— TASK INSTRUCTIONS —
The answer should match the records character for character.

___ DATASET RECORDS

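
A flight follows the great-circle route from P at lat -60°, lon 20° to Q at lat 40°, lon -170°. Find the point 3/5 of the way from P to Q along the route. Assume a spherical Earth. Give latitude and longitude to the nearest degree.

Write both endpoints as unit vectors p₁, p₂ with components (cos φ cos λ, cos φ sin λ, sin φ).
The central angle between the endpoints is δ = arccos(p₁·p₂) ≈ 2.776 rad (159.0°).
Interpolate at f = 3/5 with slerp weights a = sin((1−f)δ)/sin δ ≈ 2.505, b = sin(fδ)/sin δ ≈ 2.784.
p = a·p₁ + b·p₂ ≈ (-0.923, 0.058, -0.380); φ = arcsin(p_z) ≈ -22.34°, λ = atan2(p_y, p_x) ≈ 176.40°.

≈ lat -22°, lon 176°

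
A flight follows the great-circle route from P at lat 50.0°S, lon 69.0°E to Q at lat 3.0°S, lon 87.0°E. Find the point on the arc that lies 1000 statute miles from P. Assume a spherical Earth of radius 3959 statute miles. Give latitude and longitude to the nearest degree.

Write both endpoints as unit vectors p₁, p₂ with components (cos φ cos λ, cos φ sin λ, sin φ).
The central angle between the endpoints is δ = arccos(p₁·p₂) ≈ 0.862 rad (49.4°). The total great-circle distance is δ·R ≈ 0.862 × 3959 ≈ 3414 mi, so the target fraction is f = 1000/3414 ≈ 0.293.
Interpolate at f ≈ 0.293 with slerp weights a = sin((1−f)δ)/sin δ ≈ 0.754, b = sin(fδ)/sin δ ≈ 0.329.
p = a·p₁ + b·p₂ ≈ (0.191, 0.781, -0.595); φ = arcsin(p_z) ≈ -36.51°, λ = atan2(p_y, p_x) ≈ 76.26°.

≈ lat 37°S, lon 76°E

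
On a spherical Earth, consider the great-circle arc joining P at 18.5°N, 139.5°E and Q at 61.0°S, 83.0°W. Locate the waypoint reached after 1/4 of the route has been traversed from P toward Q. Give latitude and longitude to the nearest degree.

Write both endpoints as unit vectors p₁, p₂ with components (cos φ cos λ, cos φ sin λ, sin φ).
The central angle between the endpoints is δ = arccos(p₁·p₂) ≈ 2.235 rad (128.1°).
Interpolate at f = 1/4 with slerp weights a = sin((1−f)δ)/sin δ ≈ 1.263, b = sin(fδ)/sin δ ≈ 0.673.
p = a·p₁ + b·p₂ ≈ (-0.871, 0.454, -0.188); φ = arcsin(p_z) ≈ -10.84°, λ = atan2(p_y, p_x) ≈ 152.48°.

≈ 11°S, 152°E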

______

— RESULT OF THE TASK —
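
A flight follows the great-circle route from P at lat -60°, lon 20° to Q at lat 40°, lon -170°. Find the point 3/5 of the way from P to Q along the route. Assume a spherical Earth. Give latitude and longitude to the nearest degree.

Write both endpoints as unit vectors p₁, p₂ with components (cos φ cos λ, cos φ sin λ, sin φ).
The central angle between the endpoints is δ = arccos(p₁·p₂) ≈ 2.776 rad (159.0°).
Interpolate at f = 3/5 with slerp weights a = sin((1−f)δ)/sin δ ≈ 2.505, b = sin(fδ)/sin δ ≈ 2.784.
p = a·p₁ + b·p₂ ≈ (-0.923, 0.058, -0.380); φ = arcsin(p_z) ≈ -22.34°, λ = atan2(p_y, p_x) ≈ 176.40°.

≈ lat -22°, lon 176°

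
A flight follows the great-circle route from P at lat 50.0°S, lon 69.0°E to Q at lat 3.0°S, lon 87.0°E. Find the point on the arc that lies 1000 statute miles from P. Assume a spherical Earth of radius 3959 statute miles. Give latitude and longitude to the nearest degree.

Write both endpoints as unit vectors p₁, p₂ with components (cos φ cos λ, cos φ sin λ, sin φ).
The central angle between the endpoints is δ = arccos(p₁·p₂) ≈ 0.862 rad (49.4°). The total great-circle distance is δ·R ≈ 0.862 × 3959 ≈ 3414 mi, so the target fraction is f = 1000/3414 ≈ 0.293.
Interpolate at f ≈ 0.293 with slerp weights a = sin((1−f)δ)/sin δ ≈ 0.754, b = sin(fδ)/sin δ ≈ 0.329.
p = a·p₁ + b·p₂ ≈ (0.191, 0.781, -0.595); φ = arcsin(p_z) ≈ -36.51°, λ = atan2(p_y, p_x) ≈ 76.26°.

≈ lat 37°S, lon 76°E

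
On a spherical Earth, consider the great-circle arc joining P at 18.5°N, 139.5°E and Q at 61.0°S, 83.0°W. Locate the waypoint reached after 1/4 of the route has been traversed from P toward Q. Give latitude and longitude to the nearest degree.

Write both endpoints as unit vectors p₁, p₂ with components (cos φ cos λ, cos φ sin λ, sin φ).
The central angle between the endpoints is δ = arccos(p₁·p₂) ≈ 2.235 rad (128.1°).
Interpolate at f = 1/4 with slerp weights a = sin((1−f)δ)/sin δ ≈ 1.263, b = sin(fδ)/sin δ ≈ 0.673.
p = a·p₁ + b·p₂ ≈ (-0.871, 0.454, -0.188); φ = arcsin(p_z) ≈ -10.84°, λ = atan2(p_y, p_x) ≈ 152.48°.

≈ 11°S, 152°E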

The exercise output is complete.